Task to carry out => The whole listing is to be returned exactly.

Input material =>
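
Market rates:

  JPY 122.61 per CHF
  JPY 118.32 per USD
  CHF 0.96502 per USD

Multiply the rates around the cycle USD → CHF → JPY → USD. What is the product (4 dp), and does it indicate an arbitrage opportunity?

Around USD → CHF → JPY → USD: 1 × 0.96502 × 122.61 ÷ 118.32 = 1.000009
Product ≈ 1 (deviation 0.001%, within rounding noise).

1.0000 (no arbitrage)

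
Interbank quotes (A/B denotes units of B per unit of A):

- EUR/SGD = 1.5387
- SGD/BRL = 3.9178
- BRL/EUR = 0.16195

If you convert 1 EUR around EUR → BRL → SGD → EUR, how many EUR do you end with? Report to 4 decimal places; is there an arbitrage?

Around EUR → BRL → SGD → EUR: 1 ÷ 0.16195 ÷ 3.9178 ÷ 1.5387 = 1.024290
Product > 1; profitable direction is EUR → BRL → SGD → EUR.

1.0243 (arbitrage exists)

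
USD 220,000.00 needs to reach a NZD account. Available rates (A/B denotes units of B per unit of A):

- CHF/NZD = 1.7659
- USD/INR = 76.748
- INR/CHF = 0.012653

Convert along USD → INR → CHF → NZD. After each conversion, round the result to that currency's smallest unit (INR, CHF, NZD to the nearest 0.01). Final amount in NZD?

NZD 377,267.48

USD 220,000.00 × 76.748 = INR 16,884,560.00
INR 16,884,560.00 × 0.012653 = CHF 213,640.34
CHF 213,640.34 × 1.7659 = NZD 377,267.48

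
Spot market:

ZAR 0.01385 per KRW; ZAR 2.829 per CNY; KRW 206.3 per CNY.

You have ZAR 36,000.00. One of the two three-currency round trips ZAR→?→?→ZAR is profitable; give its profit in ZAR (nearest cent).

Profitable loop is ZAR → CNY → KRW → ZAR:
ZAR 36,000.00 ÷ 2.829 = CNY 12,725.34
CNY 12,725.34 × 206.3 = KRW 2,625,239
KRW 2,625,239 × 0.01385 = ZAR 36,359.55
Profit = ZAR 36,359.55 − ZAR 36,000.00

Profit: ZAR 359.55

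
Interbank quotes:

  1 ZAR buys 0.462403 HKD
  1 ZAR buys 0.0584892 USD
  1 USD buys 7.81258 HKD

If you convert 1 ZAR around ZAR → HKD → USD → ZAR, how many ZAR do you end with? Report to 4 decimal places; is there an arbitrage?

1.0119 (arbitrage exists)

Around ZAR → HKD → USD → ZAR: 1 × 0.462403 ÷ 7.81258 ÷ 0.0584892 = 1.011930
Product > 1; profitable direction is ZAR → HKD → USD → ZAR.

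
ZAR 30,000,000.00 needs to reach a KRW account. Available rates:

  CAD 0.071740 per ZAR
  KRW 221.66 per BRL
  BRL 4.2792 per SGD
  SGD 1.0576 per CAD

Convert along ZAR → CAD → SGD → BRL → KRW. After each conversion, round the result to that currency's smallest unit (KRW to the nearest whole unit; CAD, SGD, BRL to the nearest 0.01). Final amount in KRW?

ZAR 30,000,000.00 × 0.071740 = CAD 2,152,200.00
CAD 2,152,200.00 × 1.0576 = SGD 2,276,166.72
SGD 2,276,166.72 × 4.2792 = BRL 9,740,172.63
BRL 9,740,172.63 × 221.66 = KRW 2,159,006,665

KRW 2,159,006,665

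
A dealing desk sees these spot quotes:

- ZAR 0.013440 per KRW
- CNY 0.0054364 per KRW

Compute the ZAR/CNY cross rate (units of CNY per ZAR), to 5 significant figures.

1 ZAR ÷ 0.013440 = 74.4048 KRW
74.4048 KRW × 0.0054364 = 0.404494 CNY

ZAR/CNY = 0.40449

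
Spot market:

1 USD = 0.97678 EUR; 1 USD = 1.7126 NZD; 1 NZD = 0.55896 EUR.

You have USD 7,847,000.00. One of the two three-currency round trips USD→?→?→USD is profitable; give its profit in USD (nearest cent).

Profitable loop is USD → EUR → NZD → USD:
USD 7,847,000.00 × 0.97678 = EUR 7,664,792.66
EUR 7,664,792.66 ÷ 0.55896 = NZD 13,712,596.00
NZD 13,712,596.00 ÷ 1.7126 = USD 8,006,887.77
Profit = USD 8,006,887.77 − USD 7,847,000.00

Profit: USD 159,887.77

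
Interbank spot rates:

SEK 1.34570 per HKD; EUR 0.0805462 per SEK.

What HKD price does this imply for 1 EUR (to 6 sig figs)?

1 EUR ÷ 0.0805462 = 12.4152 SEK
12.4152 SEK ÷ 1.34570 = 9.22586 HKD

EUR/HKD = 9.22586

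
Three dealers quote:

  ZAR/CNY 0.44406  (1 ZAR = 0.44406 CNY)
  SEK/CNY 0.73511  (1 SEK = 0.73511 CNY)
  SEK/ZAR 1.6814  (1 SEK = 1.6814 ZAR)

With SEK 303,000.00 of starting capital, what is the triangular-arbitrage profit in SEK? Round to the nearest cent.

Profitable loop is SEK → ZAR → CNY → SEK:
SEK 303,000.00 × 1.6814 = ZAR 509,464.20
ZAR 509,464.20 × 0.44406 = CNY 226,232.67
CNY 226,232.67 ÷ 0.73511 = SEK 307,753.50
Profit = SEK 307,753.50 − SEK 303,000.00

Profit: SEK 4,753.50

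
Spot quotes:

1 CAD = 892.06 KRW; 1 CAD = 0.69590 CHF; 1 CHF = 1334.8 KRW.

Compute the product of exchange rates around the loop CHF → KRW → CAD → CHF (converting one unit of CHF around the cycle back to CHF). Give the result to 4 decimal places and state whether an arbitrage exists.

Around CHF → KRW → CAD → CHF: 1 × 1334.8 ÷ 892.06 × 0.69590 = 1.041283
Product > 1; profitable direction is CHF → KRW → CAD → CHF.

1.0413 (arbitrage exists)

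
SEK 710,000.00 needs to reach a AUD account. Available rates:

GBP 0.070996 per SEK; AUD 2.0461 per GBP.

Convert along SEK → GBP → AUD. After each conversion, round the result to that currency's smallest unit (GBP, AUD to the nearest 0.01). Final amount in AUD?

SEK 710,000.00 × 0.070996 = GBP 50,407.16
GBP 50,407.16 × 2.0461 = AUD 103,138.09

AUD 103,138.09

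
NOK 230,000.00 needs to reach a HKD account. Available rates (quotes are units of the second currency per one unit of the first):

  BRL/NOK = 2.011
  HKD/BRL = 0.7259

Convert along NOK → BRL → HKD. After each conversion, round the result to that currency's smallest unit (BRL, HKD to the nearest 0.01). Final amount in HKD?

NOK 230,000.00 ÷ 2.011 = BRL 114,370.96
BRL 114,370.96 ÷ 0.7259 = HKD 157,557.46

HKD 157,557.46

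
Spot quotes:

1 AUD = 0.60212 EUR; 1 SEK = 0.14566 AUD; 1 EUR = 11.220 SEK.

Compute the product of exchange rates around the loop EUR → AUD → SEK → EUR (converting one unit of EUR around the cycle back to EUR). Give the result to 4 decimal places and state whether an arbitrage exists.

Around EUR → AUD → SEK → EUR: 1 ÷ 0.60212 ÷ 0.14566 ÷ 11.220 = 1.016211
Product > 1; profitable direction is EUR → AUD → SEK → EUR.

1.0162 (arbitrage exists)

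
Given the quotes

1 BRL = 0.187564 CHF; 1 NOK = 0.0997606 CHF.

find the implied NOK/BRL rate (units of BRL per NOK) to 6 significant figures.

1 NOK × 0.0997606 = 0.0997606 CHF
0.0997606 CHF ÷ 0.187564 = 0.531875 BRL

NOK/BRL = 0.531875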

Written answer =>
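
Market rates:

  JPY 122.61 per CHF
  JPY 118.32 per USD
  CHF 0.96502 per USD

Multiply the rates around the cycle USD → CHF → JPY → USD. What is the product (4 dp), and does it indicate an arbitrage opportunity?

Around USD → CHF → JPY → USD: 1 × 0.96502 × 122.61 ÷ 118.32 = 1.000009
Product ≈ 1 (deviation 0.001%, within rounding noise).

1.0000 (no arbitrage)

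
Interbank quotes (A/B denotes units of B per unit of A):

- EUR/SGD = 1.5387
- SGD/BRL = 3.9178
- BRL/EUR = 0.16195

If you convert 1 EUR around EUR → BRL → SGD → EUR, how many EUR do you end with? Report to 4 decimal places; is there an arbitrage?

Around EUR → BRL → SGD → EUR: 1 ÷ 0.16195 ÷ 3.9178 ÷ 1.5387 = 1.024290
Product > 1; profitable direction is EUR → BRL → SGD → EUR.

1.0243 (arbitrage exists)

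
USD 220,000.00 needs to reach a NZD account. Available rates (A/B denotes units of B per unit of A):

- CHF/NZD = 1.7659
- USD/INR = 76.748
- INR/CHF = 0.012653

Convert along USD → INR → CHF → NZD. After each conversion, round the result to that currency's smallest unit (INR, CHF, NZD to the nearest 0.01). Final amount in NZD?

NZD 377,267.48

USD 220,000.00 × 76.748 = INR 16,884,560.00
INR 16,884,560.00 × 0.012653 = CHF 213,640.34
CHF 213,640.34 × 1.7659 = NZD 377,267.48

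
Spot market:

ZAR 0.01385 per KRW; ZAR 2.829 per CNY; KRW 206.3 per CNY.

You have ZAR 36,000.00. One of the two three-currency round trips ZAR→?→?→ZAR is profitable; give its profit in ZAR (nearest cent).

Profitable loop is ZAR → CNY → KRW → ZAR:
ZAR 36,000.00 ÷ 2.829 = CNY 12,725.34
CNY 12,725.34 × 206.3 = KRW 2,625,239
KRW 2,625,239 × 0.01385 = ZAR 36,359.55
Profit = ZAR 36,359.55 − ZAR 36,000.00

Profit: ZAR 359.55

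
Interbank quotes:

  1 ZAR buys 0.462403 HKD
  1 ZAR buys 0.0584892 USD
  1 USD buys 7.81258 HKD

If you convert 1 ZAR around ZAR → HKD → USD → ZAR, how many ZAR do you end with? Report to 4 decimal places; is there an arbitrage?

1.0119 (arbitrage exists)

Around ZAR → HKD → USD → ZAR: 1 × 0.462403 ÷ 7.81258 ÷ 0.0584892 = 1.011930
Product > 1; profitable direction is ZAR → HKD → USD → ZAR.

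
ZAR 30,000,000.00 needs to reach a KRW account. Available rates:

  CAD 0.071740 per ZAR
  KRW 221.66 per BRL
  BRL 4.2792 per SGD
  SGD 1.0576 per CAD

Convert along ZAR → CAD → SGD → BRL → KRW. After each conversion, round the result to that currency's smallest unit (KRW to the nearest whole unit; CAD, SGD, BRL to the nearest 0.01). Final amount in KRW?

ZAR 30,000,000.00 × 0.071740 = CAD 2,152,200.00
CAD 2,152,200.00 × 1.0576 = SGD 2,276,166.72
SGD 2,276,166.72 × 4.2792 = BRL 9,740,172.63
BRL 9,740,172.63 × 221.66 = KRW 2,159,006,665

KRW 2,159,006,665

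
A dealing desk sees these spot quotes:

- ZAR 0.013440 per KRW
- CNY 0.0054364 per KRW

Compute the ZAR/CNY cross rate (units of CNY per ZAR), to 5 significant figures.

1 ZAR ÷ 0.013440 = 74.4048 KRW
74.4048 KRW × 0.0054364 = 0.404494 CNY

ZAR/CNY = 0.40449

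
Spot market:

1 USD = 0.97678 EUR; 1 USD = 1.7126 NZD; 1 NZD = 0.55896 EUR.

You have USD 7,847,000.00. One of the two three-currency round trips USD→?→?→USD is profitable; give its profit in USD (nearest cent).

Profitable loop is USD → EUR → NZD → USD:
USD 7,847,000.00 × 0.97678 = EUR 7,664,792.66
EUR 7,664,792.66 ÷ 0.55896 = NZD 13,712,596.00
NZD 13,712,596.00 ÷ 1.7126 = USD 8,006,887.77
Profit = USD 8,006,887.77 − USD 7,847,000.00

Profit: USD 159,887.77

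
Interbank spot rates:

SEK 1.34570 per HKD; EUR 0.0805462 per SEK.

What HKD price does this imply for 1 EUR (to 6 sig figs)?

1 EUR ÷ 0.0805462 = 12.4152 SEK
12.4152 SEK ÷ 1.34570 = 9.22586 HKD

EUR/HKD = 9.22586

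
Three dealers quote:

  ZAR/CNY 0.44406  (1 ZAR = 0.44406 CNY)
  SEK/CNY 0.73511  (1 SEK = 0.73511 CNY)
  SEK/ZAR 1.6814  (1 SEK = 1.6814 ZAR)

With SEK 303,000.00 of starting capital, what is the triangular-arbitrage profit in SEK? Round to the nearest cent.

Profitable loop is SEK → ZAR → CNY → SEK:
SEK 303,000.00 × 1.6814 = ZAR 509,464.20
ZAR 509,464.20 × 0.44406 = CNY 226,232.67
CNY 226,232.67 ÷ 0.73511 = SEK 307,753.50
Profit = SEK 307,753.50 − SEK 303,000.00

Profit: SEK 4,753.50

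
Spot quotes:

1 CAD = 892.06 KRW; 1 CAD = 0.69590 CHF; 1 CHF = 1334.8 KRW.

Compute the product of exchange rates around the loop CHF → KRW → CAD → CHF (converting one unit of CHF around the cycle back to CHF). Give the result to 4 decimal places and state whether an arbitrage exists.

Around CHF → KRW → CAD → CHF: 1 × 1334.8 ÷ 892.06 × 0.69590 = 1.041283
Product > 1; profitable direction is CHF → KRW → CAD → CHF.

1.0413 (arbitrage exists)

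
SEK 710,000.00 needs to reach a AUD account. Available rates:

GBP 0.070996 per SEK; AUD 2.0461 per GBP.

Convert along SEK → GBP → AUD. After each conversion, round the result to that currency's smallest unit (GBP, AUD to the nearest 0.01). Final amount in AUD?

SEK 710,000.00 × 0.070996 = GBP 50,407.16
GBP 50,407.16 × 2.0461 = AUD 103,138.09

AUD 103,138.09

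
NOK 230,000.00 needs to reach a HKD account. Available rates (quotes are units of the second currency per one unit of the first):

  BRL/NOK = 2.011
  HKD/BRL = 0.7259

Convert along NOK → BRL → HKD. After each conversion, round the result to that currency's smallest unit (BRL, HKD to the nearest 0.01). Final amount in HKD?

NOK 230,000.00 ÷ 2.011 = BRL 114,370.96
BRL 114,370.96 ÷ 0.7259 = HKD 157,557.46

HKD 157,557.46

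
Spot quotes:

1 AUD = 0.60212 EUR; 1 SEK = 0.14566 AUD; 1 EUR = 11.220 SEK.

Compute the product of exchange rates around the loop EUR → AUD → SEK → EUR (converting one unit of EUR around the cycle back to EUR). Give the result to 4 decimal places and state whether an arbitrage exists.

Around EUR → AUD → SEK → EUR: 1 ÷ 0.60212 ÷ 0.14566 ÷ 11.220 = 1.016211
Product > 1; profitable direction is EUR → AUD → SEK → EUR.

1.0162 (arbitrage exists)

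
Given the quotes

1 BRL = 0.187564 CHF; 1 NOK = 0.0997606 CHF.

find the implied NOK/BRL rate (units of BRL per NOK) to 6 significant figures.

1 NOK × 0.0997606 = 0.0997606 CHF
0.0997606 CHF ÷ 0.187564 = 0.531875 BRL

NOK/BRL = 0.531875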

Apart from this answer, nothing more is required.